Exercise prompt —
Would you please output the records exactly as they appear below?

Extracted material —

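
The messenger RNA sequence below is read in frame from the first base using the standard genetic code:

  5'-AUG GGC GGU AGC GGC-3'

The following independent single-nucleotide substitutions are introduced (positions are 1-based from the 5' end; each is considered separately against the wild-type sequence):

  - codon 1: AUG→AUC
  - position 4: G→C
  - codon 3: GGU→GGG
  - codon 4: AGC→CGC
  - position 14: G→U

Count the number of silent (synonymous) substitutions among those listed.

1

Codon 1: AUG (Met) → AUC (Ile) — missense.
Codon 2: GGC (Gly) → CGC (Arg) — missense.
Codon 3: GGU (Gly) → GGG (Gly) — synonymous.
Codon 4: AGC (Ser) → CGC (Arg) — missense.
Codon 5: GGC (Gly) → GUC (Val) — missense.
Synonymous: 1 of 5.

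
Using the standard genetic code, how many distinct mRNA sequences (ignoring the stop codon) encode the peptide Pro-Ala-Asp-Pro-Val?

512

Pro: 4 codons.
Ala: 4 codons.
Asp: 2 codons.
Pro: 4 codons.
Val: 4 codons.
4 × 4 × 2 × 4 × 4 = 512.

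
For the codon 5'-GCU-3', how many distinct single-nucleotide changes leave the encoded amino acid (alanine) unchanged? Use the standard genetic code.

Position 1: none → 0 synonymous.
Position 2: none → 0 synonymous.
Position 3: GCC, GCA, GCG → 3 synonymous.
Total: 0 + 0 + 3 = 3.

3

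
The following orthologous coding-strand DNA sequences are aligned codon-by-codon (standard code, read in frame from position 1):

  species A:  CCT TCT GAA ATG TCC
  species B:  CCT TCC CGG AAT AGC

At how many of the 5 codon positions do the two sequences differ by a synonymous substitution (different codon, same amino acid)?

Codon 1: CCT Pro / CCT Pro — identical.
Codon 2: TCT Ser / TCC Ser — synonymous.
Codon 3: GAA Glu / CGG Arg — nonsynonymous.
Codon 4: ATG Met / AAT Asn — nonsynonymous.
Codon 5: TCC Ser / AGC Ser — synonymous.
Synonymous differences: 2.

2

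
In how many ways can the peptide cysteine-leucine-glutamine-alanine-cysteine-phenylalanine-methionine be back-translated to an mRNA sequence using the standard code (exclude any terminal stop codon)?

384

Cys: 2 codons.
Leu: 6 codons.
Gln: 2 codons.
Ala: 4 codons.
Cys: 2 codons.
Phe: 2 codons.
Met: 1 codon.
2 × 6 × 2 × 4 × 2 × 2 × 1 = 384.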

Solution to the exercise —
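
The messenger RNA sequence below is read in frame from the first base using the standard genetic code:

  5'-AUG GGC GGU AGC GGC-3'

The following independent single-nucleotide substitutions are introduced (positions are 1-based from the 5' end; each is considered separately against the wild-type sequence):

  - codon 1: AUG→AUC
  - position 4: G→C
  - codon 3: GGU→GGG
  - codon 4: AGC→CGC
  - position 14: G→U

Count the number of silent (synonymous) substitutions among those listed.

1

Codon 1: AUG (Met) → AUC (Ile) — missense.
Codon 2: GGC (Gly) → CGC (Arg) — missense.
Codon 3: GGU (Gly) → GGG (Gly) — synonymous.
Codon 4: AGC (Ser) → CGC (Arg) — missense.
Codon 5: GGC (Gly) → GUC (Val) — missense.
Synonymous: 1 of 5.

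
Using the standard genetic code, how many distinct mRNA sequences (ignoring the stop codon) encode the peptide Pro-Ala-Asp-Pro-Val?

512

Pro: 4 codons.
Ala: 4 codons.
Asp: 2 codons.
Pro: 4 codons.
Val: 4 codons.
4 × 4 × 2 × 4 × 4 = 512.

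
For the codon 5'-GCU-3', how many distinct single-nucleotide changes leave the encoded amino acid (alanine) unchanged? Use the standard genetic code.

Position 1: none → 0 synonymous.
Position 2: none → 0 synonymous.
Position 3: GCC, GCA, GCG → 3 synonymous.
Total: 0 + 0 + 3 = 3.

3

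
The following orthologous coding-strand DNA sequences are aligned codon-by-codon (standard code, read in frame from position 1):

  species A:  CCT TCT GAA ATG TCC
  species B:  CCT TCC CGG AAT AGC

At how many of the 5 codon positions do the two sequences differ by a synonymous substitution (different codon, same amino acid)?

Codon 1: CCT Pro / CCT Pro — identical.
Codon 2: TCT Ser / TCC Ser — synonymous.
Codon 3: GAA Glu / CGG Arg — nonsynonymous.
Codon 4: ATG Met / AAT Asn — nonsynonymous.
Codon 5: TCC Ser / AGC Ser — synonymous.
Synonymous differences: 2.

2

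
In how many ways can the peptide cysteine-leucine-glutamine-alanine-cysteine-phenylalanine-methionine be back-translated to an mRNA sequence using the standard code (exclude any terminal stop codon)?

384

Cys: 2 codons.
Leu: 6 codons.
Gln: 2 codons.
Ala: 4 codons.
Cys: 2 codons.
Phe: 2 codons.
Met: 1 codon.
2 × 6 × 2 × 4 × 2 × 2 × 1 = 384.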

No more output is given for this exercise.